■ WHAT IS NEEDED ■
Only the lines below from the one containing "The royalty payment from" to the one containing "Holloway Fund just" should be repeated, both included and unchanged.

======== THE DATA ========

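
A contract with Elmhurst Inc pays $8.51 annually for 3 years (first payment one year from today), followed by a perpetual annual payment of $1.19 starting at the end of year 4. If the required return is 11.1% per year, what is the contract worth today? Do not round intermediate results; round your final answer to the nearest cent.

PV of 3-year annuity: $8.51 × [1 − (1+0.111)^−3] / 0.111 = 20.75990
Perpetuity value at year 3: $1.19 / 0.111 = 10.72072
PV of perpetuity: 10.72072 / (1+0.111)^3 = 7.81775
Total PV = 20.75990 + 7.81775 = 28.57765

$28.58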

========
======== THE DATA ========

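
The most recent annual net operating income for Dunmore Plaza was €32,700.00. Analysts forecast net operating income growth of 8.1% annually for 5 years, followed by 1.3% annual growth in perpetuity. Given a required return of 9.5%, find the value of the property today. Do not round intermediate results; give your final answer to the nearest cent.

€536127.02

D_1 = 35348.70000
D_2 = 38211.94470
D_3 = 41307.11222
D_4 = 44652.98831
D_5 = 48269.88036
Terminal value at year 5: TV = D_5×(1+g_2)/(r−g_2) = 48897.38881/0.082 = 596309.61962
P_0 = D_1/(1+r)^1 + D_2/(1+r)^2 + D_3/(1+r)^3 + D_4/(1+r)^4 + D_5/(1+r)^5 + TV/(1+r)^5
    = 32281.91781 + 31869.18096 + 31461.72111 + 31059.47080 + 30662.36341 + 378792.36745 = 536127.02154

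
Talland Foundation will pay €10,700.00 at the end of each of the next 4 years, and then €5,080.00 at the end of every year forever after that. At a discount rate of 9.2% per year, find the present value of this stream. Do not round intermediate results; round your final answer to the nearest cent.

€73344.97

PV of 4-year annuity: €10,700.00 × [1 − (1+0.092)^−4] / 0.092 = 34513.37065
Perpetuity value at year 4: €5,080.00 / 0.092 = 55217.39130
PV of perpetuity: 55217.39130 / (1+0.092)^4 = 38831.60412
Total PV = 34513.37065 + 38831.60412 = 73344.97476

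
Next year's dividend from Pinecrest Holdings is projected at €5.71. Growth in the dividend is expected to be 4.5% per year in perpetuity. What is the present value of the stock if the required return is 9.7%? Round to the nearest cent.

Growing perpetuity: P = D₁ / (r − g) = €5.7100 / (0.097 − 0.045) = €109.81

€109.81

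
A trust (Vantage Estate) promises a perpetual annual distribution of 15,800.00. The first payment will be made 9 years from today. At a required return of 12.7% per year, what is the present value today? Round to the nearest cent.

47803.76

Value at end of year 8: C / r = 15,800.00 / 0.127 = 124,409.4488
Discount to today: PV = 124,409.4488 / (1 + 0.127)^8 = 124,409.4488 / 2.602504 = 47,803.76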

========
======== THE DATA ========

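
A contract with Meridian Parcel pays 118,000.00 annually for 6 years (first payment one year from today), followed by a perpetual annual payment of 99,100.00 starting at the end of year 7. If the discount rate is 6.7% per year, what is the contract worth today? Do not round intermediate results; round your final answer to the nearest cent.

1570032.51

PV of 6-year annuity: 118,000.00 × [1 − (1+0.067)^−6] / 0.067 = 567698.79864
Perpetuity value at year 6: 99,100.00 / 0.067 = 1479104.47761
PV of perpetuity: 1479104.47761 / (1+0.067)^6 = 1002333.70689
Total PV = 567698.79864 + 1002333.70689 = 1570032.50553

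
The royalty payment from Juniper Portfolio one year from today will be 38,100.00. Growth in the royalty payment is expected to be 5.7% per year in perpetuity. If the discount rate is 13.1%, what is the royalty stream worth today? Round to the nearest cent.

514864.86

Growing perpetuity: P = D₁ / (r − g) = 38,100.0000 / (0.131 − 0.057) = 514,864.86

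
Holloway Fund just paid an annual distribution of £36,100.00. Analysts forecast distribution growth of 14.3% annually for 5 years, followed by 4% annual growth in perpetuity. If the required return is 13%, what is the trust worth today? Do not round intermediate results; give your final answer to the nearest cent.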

========

■ ANSWER TO THE PROBLEM ■
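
The royalty payment from Juniper Portfolio one year from today will be 38,100.00. Growth in the royalty payment is expected to be 5.7% per year in perpetuity. If the discount rate is 13.1%, what is the royalty stream worth today? Round to the nearest cent.

514864.86

Growing perpetuity: P = D₁ / (r − g) = 38,100.0000 / (0.131 − 0.057) = 514,864.86

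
Holloway Fund just paid an annual distribution of £36,100.00. Analysts forecast distribution growth of 14.3% annually for 5 years, followed by 4% annual growth in perpetuity. If the required return is 13%, what is the trust worth today? Do not round intermediate results; give your final answer to the nearest cent.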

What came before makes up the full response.